* _Recorded information_:
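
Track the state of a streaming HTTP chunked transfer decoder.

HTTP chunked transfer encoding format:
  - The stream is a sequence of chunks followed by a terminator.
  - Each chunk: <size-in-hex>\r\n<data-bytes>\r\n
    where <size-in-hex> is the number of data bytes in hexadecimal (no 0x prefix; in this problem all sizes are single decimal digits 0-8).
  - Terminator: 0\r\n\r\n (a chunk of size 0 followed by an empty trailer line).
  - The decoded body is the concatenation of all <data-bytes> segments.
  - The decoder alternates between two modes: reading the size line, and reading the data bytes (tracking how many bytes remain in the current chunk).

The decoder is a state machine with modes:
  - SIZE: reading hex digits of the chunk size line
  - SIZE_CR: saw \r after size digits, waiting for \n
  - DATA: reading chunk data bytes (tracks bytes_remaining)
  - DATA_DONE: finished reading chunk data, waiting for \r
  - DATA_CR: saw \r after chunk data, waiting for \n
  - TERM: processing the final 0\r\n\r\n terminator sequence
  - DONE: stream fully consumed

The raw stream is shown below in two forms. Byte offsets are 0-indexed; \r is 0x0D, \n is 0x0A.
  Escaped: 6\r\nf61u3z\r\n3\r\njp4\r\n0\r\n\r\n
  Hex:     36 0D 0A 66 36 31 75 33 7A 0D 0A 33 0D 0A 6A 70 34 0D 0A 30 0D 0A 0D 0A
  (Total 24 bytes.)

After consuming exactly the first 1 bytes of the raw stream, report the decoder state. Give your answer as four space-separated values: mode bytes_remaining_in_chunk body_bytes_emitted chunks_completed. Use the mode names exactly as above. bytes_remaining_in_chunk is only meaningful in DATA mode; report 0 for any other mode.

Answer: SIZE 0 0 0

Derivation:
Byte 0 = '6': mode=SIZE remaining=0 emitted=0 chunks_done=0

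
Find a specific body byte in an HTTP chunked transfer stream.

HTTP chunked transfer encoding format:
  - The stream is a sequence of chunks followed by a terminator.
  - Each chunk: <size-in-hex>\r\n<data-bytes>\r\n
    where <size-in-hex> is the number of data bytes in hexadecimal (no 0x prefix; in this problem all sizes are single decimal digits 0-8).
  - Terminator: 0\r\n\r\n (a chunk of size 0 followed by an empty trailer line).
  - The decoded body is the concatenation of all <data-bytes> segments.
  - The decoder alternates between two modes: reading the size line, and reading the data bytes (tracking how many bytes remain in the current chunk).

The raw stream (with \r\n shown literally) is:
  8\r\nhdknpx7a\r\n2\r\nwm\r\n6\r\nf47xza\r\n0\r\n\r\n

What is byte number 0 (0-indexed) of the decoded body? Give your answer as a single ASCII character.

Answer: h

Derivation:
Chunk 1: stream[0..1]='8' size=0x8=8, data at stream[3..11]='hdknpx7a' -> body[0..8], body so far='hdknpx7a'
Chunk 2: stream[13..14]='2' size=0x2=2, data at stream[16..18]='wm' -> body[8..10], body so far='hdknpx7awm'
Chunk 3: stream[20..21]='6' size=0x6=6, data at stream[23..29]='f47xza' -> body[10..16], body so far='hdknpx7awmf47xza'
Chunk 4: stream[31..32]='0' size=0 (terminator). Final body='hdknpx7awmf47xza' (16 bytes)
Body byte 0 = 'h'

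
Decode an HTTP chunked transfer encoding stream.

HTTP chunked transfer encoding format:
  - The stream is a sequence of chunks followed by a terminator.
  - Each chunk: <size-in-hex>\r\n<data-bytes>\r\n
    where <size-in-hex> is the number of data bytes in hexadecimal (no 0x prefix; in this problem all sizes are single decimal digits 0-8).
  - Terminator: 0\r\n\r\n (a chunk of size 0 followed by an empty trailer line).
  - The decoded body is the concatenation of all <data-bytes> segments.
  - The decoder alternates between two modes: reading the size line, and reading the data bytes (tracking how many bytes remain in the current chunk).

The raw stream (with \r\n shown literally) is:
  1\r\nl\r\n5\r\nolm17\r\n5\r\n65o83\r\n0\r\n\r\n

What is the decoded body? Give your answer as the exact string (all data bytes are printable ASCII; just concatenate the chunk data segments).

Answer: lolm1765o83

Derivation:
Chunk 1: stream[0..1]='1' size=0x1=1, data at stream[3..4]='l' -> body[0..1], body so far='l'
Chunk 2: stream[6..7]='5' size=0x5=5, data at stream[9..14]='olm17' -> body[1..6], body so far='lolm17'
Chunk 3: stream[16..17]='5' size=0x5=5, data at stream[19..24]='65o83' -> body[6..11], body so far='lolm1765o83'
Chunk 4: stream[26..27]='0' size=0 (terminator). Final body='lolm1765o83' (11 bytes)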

* _What the exercise asks_: Keeping every character as it is, restate the lines above that run from the line with "The raw stream is" through the line with "(Total 24 bytes.)", both included, and nothing else.

* _Final answer_:
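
The raw stream is shown below in two forms. Byte offsets are 0-indexed; \r is 0x0D, \n is 0x0A.
  Escaped: 6\r\nf61u3z\r\n3\r\njp4\r\n0\r\n\r\n
  Hex:     36 0D 0A 66 36 31 75 33 7A 0D 0A 33 0D 0A 6A 70 34 0D 0A 30 0D 0A 0D 0A
  (Total 24 bytes.)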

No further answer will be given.